Saved entries:
^^^^

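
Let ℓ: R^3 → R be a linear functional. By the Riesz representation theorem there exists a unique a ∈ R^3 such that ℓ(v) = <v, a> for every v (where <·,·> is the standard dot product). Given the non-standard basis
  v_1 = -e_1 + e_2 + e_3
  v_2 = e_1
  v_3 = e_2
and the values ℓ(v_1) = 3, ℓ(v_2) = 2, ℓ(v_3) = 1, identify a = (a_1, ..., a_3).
a = (2, 1, 4)

Write a = (a_1, ..., a_3) in the standard basis. For each basis vector v_i, ℓ(v_i) = <v_i, a> is a linear equation in the a_j's. Collect the n equations into a matrix system V a = ℓ, where row i of V is v_i (expressed in the standard basis). Since V is invertible (lower-triangular with 1s on the diagonal, up to permutation), solve by back-substitution:
  V =
[[-1, 1, 1],
 [1, 0, 0],
 [0, 1, 0]]
  V a = (3, 2, 1)
Solving gives a = (2, 1, 4).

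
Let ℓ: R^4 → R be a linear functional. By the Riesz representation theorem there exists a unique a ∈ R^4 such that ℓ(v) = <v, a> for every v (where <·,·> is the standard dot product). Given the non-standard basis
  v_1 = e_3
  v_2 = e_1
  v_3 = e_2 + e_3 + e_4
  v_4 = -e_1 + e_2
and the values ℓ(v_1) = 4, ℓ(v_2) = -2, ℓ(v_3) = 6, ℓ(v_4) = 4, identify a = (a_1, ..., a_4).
a = (-2, 2, 4, 0)

Write a = (a_1, ..., a_4) in the standard basis. For each basis vector v_i, ℓ(v_i) = <v_i, a> is a linear equation in the a_j's. Collect the n equations into a matrix system V a = ℓ, where row i of V is v_i (expressed in the standard basis). Since V is invertible (lower-triangular with 1s on the diagonal, up to permutation), solve by back-substitution:
  V =
[[0, 0, 1, 0],
 [1, 0, 0, 0],
 [0, 1, 1, 1],
 [-1, 1, 0, 0]]
  V a = (4, -2, 6, 4)
Solving gives a = (-2, 2, 4, 0).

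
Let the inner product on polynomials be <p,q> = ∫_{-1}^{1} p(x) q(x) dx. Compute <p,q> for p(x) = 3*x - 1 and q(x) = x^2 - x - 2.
<p,q> = 4/3

Expand the product: p(x)·q(x) = 3*x^3 - 4*x^2 - 5*x + 2.
∫_{-1}^{1} of each monomial x^k gives [2/(k+1) if k even, 0 if k odd]. Integrating term-by-term (or equivalently evaluating the antiderivative F(x) = 3*x^4/4 - 4*x^3/3 - 5*x^2/2 + 2*x at the endpoints):
  F(1) − F(−1) = -13/12 − (-29/12) = 4/3.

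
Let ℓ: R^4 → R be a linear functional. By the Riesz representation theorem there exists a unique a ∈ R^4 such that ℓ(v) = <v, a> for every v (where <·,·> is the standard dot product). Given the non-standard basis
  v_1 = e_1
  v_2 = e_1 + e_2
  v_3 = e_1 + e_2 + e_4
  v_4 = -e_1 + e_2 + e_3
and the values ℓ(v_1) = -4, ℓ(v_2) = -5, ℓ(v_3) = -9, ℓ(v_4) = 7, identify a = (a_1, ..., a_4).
a = (-4, -1, 4, -4)

Write a = (a_1, ..., a_4) in the standard basis. For each basis vector v_i, ℓ(v_i) = <v_i, a> is a linear equation in the a_j's. Collect the n equations into a matrix system V a = ℓ, where row i of V is v_i (expressed in the standard basis). Since V is invertible (lower-triangular with 1s on the diagonal, up to permutation), solve by back-substitution:
  V =
[[1, 0, 0, 0],
 [1, 1, 0, 0],
 [1, 1, 0, 1],
 [-1, 1, 1, 0]]
  V a = (-4, -5, -9, 7)
Solving gives a = (-4, -1, 4, -4).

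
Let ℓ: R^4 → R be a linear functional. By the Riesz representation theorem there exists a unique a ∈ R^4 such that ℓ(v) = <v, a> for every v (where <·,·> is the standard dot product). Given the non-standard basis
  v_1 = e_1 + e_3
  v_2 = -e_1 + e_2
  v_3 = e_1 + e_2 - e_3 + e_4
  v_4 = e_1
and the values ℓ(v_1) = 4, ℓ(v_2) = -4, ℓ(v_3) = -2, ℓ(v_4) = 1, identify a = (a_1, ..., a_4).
a = (1, -3, 3, 3)

Write a = (a_1, ..., a_4) in the standard basis. For each basis vector v_i, ℓ(v_i) = <v_i, a> is a linear equation in the a_j's. Collect the n equations into a matrix system V a = ℓ, where row i of V is v_i (expressed in the standard basis). Since V is invertible (lower-triangular with 1s on the diagonal, up to permutation), solve by back-substitution:
  V =
[[1, 0, 1, 0],
 [-1, 1, 0, 0],
 [1, 1, -1, 1],
 [1, 0, 0, 0]]
  V a = (4, -4, -2, 1)
Solving gives a = (1, -3, 3, 3).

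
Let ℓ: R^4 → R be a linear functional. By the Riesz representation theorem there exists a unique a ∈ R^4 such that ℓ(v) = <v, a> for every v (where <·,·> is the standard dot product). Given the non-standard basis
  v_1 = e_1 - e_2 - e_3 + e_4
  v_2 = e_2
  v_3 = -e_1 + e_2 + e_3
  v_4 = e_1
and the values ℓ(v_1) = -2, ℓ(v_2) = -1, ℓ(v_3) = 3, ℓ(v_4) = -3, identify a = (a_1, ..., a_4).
a = (-3, -1, 1, 1)

Write a = (a_1, ..., a_4) in the standard basis. For each basis vector v_i, ℓ(v_i) = <v_i, a> is a linear equation in the a_j's. Collect the n equations into a matrix system V a = ℓ, where row i of V is v_i (expressed in the standard basis). Since V is invertible (lower-triangular with 1s on the diagonal, up to permutation), solve by back-substitution:
  V =
[[1, -1, -1, 1],
 [0, 1, 0, 0],
 [-1, 1, 1, 0],
 [1, 0, 0, 0]]
  V a = (-2, -1, 3, -3)
Solving gives a = (-3, -1, 1, 1).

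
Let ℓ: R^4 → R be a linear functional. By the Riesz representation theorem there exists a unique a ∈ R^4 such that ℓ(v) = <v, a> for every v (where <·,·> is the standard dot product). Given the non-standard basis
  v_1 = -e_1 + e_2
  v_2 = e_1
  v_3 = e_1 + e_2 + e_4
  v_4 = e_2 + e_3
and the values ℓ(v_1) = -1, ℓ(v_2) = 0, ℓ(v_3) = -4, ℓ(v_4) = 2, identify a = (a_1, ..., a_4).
a = (0, -1, 3, -3)

Write a = (a_1, ..., a_4) in the standard basis. For each basis vector v_i, ℓ(v_i) = <v_i, a> is a linear equation in the a_j's. Collect the n equations into a matrix system V a = ℓ, where row i of V is v_i (expressed in the standard basis). Since V is invertible (lower-triangular with 1s on the diagonal, up to permutation), solve by back-substitution:
  V =
[[-1, 1, 0, 0],
 [1, 0, 0, 0],
 [1, 1, 0, 1],
 [0, 1, 1, 0]]
  V a = (-1, 0, -4, 2)
Solving gives a = (0, -1, 3, -3).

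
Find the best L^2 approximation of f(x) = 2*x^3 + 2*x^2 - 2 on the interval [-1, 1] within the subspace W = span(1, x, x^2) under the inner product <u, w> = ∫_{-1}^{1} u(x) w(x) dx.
g(x) = 2*x^2 + 6*x/5 - 2

The best approximation g ∈ W is the orthogonal projection of f onto W. Writing g = a_0 + a_1 x + a_2 x^2, the coefficients solve the normal equations G · a = b where
  G_{ij} = <φ_i, φ_j> and b_i = <f, φ_i>, with φ_0 = 1, φ_1 = x, φ_2 = x^2.
G =
  [2, 0, 2/3]
  [0, 2/3, 0]
  [2/3, 0, 2/5],
b = (-8/3, 4/5, -8/15).
Solving gives a_0 = -2, a_1 = 6/5, a_2 = 2, so
  g(x) = 2*x^2 + 6*x/5 - 2.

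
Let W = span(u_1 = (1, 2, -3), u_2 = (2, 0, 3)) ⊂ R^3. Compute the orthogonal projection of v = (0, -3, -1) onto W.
proj_W(v) = (-186/133, -120/133, -9/133)

Set up U = [u_1 | ... | u_2] ∈ R^(3×2). The projector onto W = col(U) is P = U (U^T U)^(-1) U^T.
Compute U^T U =
  [14, -7]
  [-7, 13],
and U^T v = (-3, -3).
Solve U^T U · c = U^T v for the coefficients: c = (-60/133, -9/19). The projection is proj_W(v) = U c.
Check: (v - proj_W(v)) · u_1 = 0  (should be 0).
Check: (v - proj_W(v)) · u_2 = 0  (should be 0).
Result: proj_W(v) = (-186/133, -120/133, -9/133).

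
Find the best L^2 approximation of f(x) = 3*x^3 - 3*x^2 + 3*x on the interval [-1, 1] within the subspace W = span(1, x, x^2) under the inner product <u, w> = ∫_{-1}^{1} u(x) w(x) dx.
g(x) = -3*x^2 + 24*x/5

The best approximation g ∈ W is the orthogonal projection of f onto W. Writing g = a_0 + a_1 x + a_2 x^2, the coefficients solve the normal equations G · a = b where
  G_{ij} = <φ_i, φ_j> and b_i = <f, φ_i>, with φ_0 = 1, φ_1 = x, φ_2 = x^2.
G =
  [2, 0, 2/3]
  [0, 2/3, 0]
  [2/3, 0, 2/5],
b = (-2, 16/5, -6/5).
Solving gives a_0 = 0, a_1 = 24/5, a_2 = -3, so
  g(x) = -3*x^2 + 24*x/5.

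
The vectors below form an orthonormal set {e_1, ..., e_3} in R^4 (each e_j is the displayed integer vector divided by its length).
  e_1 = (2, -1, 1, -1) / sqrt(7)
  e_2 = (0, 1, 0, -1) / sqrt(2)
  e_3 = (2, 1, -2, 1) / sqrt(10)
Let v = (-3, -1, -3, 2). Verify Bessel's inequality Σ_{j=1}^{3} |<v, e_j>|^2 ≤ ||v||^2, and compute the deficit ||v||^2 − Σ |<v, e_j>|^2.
Σ |<v, e_j>|^2 = 661/35; ||v||^2 = 23; deficit = 144/35

Write each e_j = u_j / sqrt(<u_j, u_j>) where u_j is the displayed integer vector. Then <v, e_j> = <v, u_j> / sqrt(<u_j, u_j>), so |<v, e_j>|^2 = <v, u_j>^2 / <u_j, u_j>.
Coefficients: <v, e_1> = -10/sqrt(7), <v, e_2> = -3/sqrt(2), <v, e_3> = 1/sqrt(10).
Square and sum: Σ |<v, e_j>|^2 = 661/35.
Compute ||v||^2 = v·v = 23.
Deficit = 23 − 661/35 = 144/35 ≥ 0, confirming Bessel's inequality. (The deficit equals ||v − Σ <v,e_j> e_j||^2, the squared distance from v to span{e_j}.)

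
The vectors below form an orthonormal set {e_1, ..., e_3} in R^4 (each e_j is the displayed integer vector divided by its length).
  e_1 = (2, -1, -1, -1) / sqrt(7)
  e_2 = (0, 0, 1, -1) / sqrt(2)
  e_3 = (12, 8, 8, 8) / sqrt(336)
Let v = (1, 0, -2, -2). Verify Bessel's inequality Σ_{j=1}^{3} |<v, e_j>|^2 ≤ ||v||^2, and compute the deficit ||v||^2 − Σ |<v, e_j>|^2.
Σ |<v, e_j>|^2 = 19/3; ||v||^2 = 9; deficit = 8/3

Write each e_j = u_j / sqrt(<u_j, u_j>) where u_j is the displayed integer vector. Then <v, e_j> = <v, u_j> / sqrt(<u_j, u_j>), so |<v, e_j>|^2 = <v, u_j>^2 / <u_j, u_j>.
Coefficients: <v, e_1> = 6/sqrt(7), <v, e_2> = 0/sqrt(2), <v, e_3> = -20/sqrt(336).
Square and sum: Σ |<v, e_j>|^2 = 19/3.
Compute ||v||^2 = v·v = 9.
Deficit = 9 − 19/3 = 8/3 ≥ 0, confirming Bessel's inequality. (The deficit equals ||v − Σ <v,e_j> e_j||^2, the squared distance from v to span{e_j}.)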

^^^^

- **Problem details**: Only the lines from the one that holds "e_2 = (0, 0, 1, -1) / sqrt(2)" through the end of the records should appear in the answer, each restated exactly.

- **Written reply**:
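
  e_2 = (0, 0, 1, -1) / sqrt(2)
  e_3 = (12, 8, 8, 8) / sqrt(336)
Let v = (1, 0, -2, -2). Verify Bessel's inequality Σ_{j=1}^{3} |<v, e_j>|^2 ≤ ||v||^2, and compute the deficit ||v||^2 − Σ |<v, e_j>|^2.
Σ |<v, e_j>|^2 = 19/3; ||v||^2 = 9; deficit = 8/3

Write each e_j = u_j / sqrt(<u_j, u_j>) where u_j is the displayed integer vector. Then <v, e_j> = <v, u_j> / sqrt(<u_j, u_j>), so |<v, e_j>|^2 = <v, u_j>^2 / <u_j, u_j>.
Coefficients: <v, e_1> = 6/sqrt(7), <v, e_2> = 0/sqrt(2), <v, e_3> = -20/sqrt(336).
Square and sum: Σ |<v, e_j>|^2 = 19/3.
Compute ||v||^2 = v·v = 9.
Deficit = 9 − 19/3 = 8/3 ≥ 0, confirming Bessel's inequality. (The deficit equals ||v − Σ <v,e_j> e_j||^2, the squared distance from v to span{e_j}.)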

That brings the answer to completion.